Activity:
The lines from the start of the records below through the line containing "and an int16_t" are to be copied exactly, both ends included, with nothing added.
═════ Exercise inputs ═════
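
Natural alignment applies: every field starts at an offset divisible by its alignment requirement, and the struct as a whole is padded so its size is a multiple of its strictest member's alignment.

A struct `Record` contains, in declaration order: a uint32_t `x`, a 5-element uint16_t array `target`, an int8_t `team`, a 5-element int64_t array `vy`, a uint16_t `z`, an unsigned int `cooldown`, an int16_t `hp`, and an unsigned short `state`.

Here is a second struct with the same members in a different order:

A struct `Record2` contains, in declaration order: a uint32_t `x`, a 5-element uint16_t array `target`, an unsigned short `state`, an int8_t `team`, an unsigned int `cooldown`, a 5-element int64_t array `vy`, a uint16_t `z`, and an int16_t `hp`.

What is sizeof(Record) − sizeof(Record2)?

0

0..4  x  (4B, 4-aligned)
4..14  target  (10B, 2-aligned)
14..15  team  (1B, 1-aligned)
15..16  -- padding (1B)
16..56  vy  (40B, 8-aligned)
56..58  z  (2B, 2-aligned)
58..60  -- padding (2B)
60..64  cooldown  (4B, 4-aligned)
64..66  hp  (2B, 2-aligned)
66..68  state  (2B, 2-aligned)
68..72  -- tail padding (4B)
sizeof = 72, alignof = 8
— Record2 —
0..4  x  (4B, 4-aligned)
4..14  target  (10B, 2-aligned)
14..16  state  (2B, 2-aligned)
16..17  team  (1B, 1-aligned)
17..20  -- padding (3B)
20..24  cooldown  (4B, 4-aligned)
24..64  vy  (40B, 8-aligned)
64..66  z  (2B, 2-aligned)
66..68  hp  (2B, 2-aligned)
68..72  -- tail padding (4B)
sizeof = 72, alignof = 8
72 − 72 = 0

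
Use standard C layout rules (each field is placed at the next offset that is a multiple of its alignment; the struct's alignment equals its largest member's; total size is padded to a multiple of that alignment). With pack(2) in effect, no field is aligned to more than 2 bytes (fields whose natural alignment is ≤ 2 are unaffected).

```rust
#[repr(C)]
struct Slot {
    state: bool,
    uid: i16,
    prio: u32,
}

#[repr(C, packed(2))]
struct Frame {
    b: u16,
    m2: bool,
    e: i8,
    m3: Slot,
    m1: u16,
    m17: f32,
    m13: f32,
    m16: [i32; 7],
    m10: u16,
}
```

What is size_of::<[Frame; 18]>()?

936

Slot: @0: state [1B, align 1] → 1; +1 pad (align 2); @2: uid [2B, align 2] → 4; @4: prio [4B, align 4] → 8; size 8, align 4
@0: b [2B, align 2] → 2
@2: m2 [1B, align 1] → 3
@3: e [1B, align 1] → 4
@4: m3 [8B, align 2] → 12
@12: m1 [2B, align 2] → 14
@14: m17 [4B, align 2] → 18
@18: m13 [4B, align 2] → 22
@22: m16 [28B, align 2] → 50
@50: m10 [2B, align 2] → 52
size 52, align 2
array of 18: 18 × 52 = 936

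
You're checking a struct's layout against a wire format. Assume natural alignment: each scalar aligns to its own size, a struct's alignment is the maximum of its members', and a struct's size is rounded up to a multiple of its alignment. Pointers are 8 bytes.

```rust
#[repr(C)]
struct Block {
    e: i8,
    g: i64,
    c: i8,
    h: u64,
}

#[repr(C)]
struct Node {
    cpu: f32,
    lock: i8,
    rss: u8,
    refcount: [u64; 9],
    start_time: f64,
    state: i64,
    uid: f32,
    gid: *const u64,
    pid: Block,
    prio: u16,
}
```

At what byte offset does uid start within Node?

96

Block: 0..1  e  (1B, 1-aligned); 1..8  -- padding (7B); 8..16  g  (8B, 8-aligned); 16..17  c  (1B, 1-aligned); 17..24  -- padding (7B); 24..32  h  (8B, 8-aligned); sizeof = 32, alignof = 8
0..4  cpu  (4B, 4-aligned)
4..5  lock  (1B, 1-aligned)
5..6  rss  (1B, 1-aligned)
6..8  -- padding (2B)
8..80  refcount  (72B, 8-aligned)
80..88  start_time  (8B, 8-aligned)
88..96  state  (8B, 8-aligned)
96..100  uid  (4B, 4-aligned)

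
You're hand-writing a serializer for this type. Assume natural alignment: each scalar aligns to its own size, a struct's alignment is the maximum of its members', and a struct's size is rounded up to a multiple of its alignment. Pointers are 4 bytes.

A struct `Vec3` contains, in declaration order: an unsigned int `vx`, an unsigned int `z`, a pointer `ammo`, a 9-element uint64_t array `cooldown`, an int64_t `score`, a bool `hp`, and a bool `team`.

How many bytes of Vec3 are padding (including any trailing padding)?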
═════
Answer below:
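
Natural alignment applies: every field starts at an offset divisible by its alignment requirement, and the struct as a whole is padded so its size is a multiple of its strictest member's alignment.

A struct `Record` contains, in declaration order: a uint32_t `x`, a 5-element uint16_t array `target`, an int8_t `team`, a 5-element int64_t array `vy`, a uint16_t `z`, an unsigned int `cooldown`, an int16_t `hp`, and an unsigned short `state`.

Here is a second struct with the same members in a different order:

A struct `Record2` contains, in declaration order: a uint32_t `x`, a 5-element uint16_t array `target`, an unsigned short `state`, an int8_t `team`, an unsigned int `cooldown`, a 5-element int64_t array `vy`, a uint16_t `z`, and an int16_t `hp`.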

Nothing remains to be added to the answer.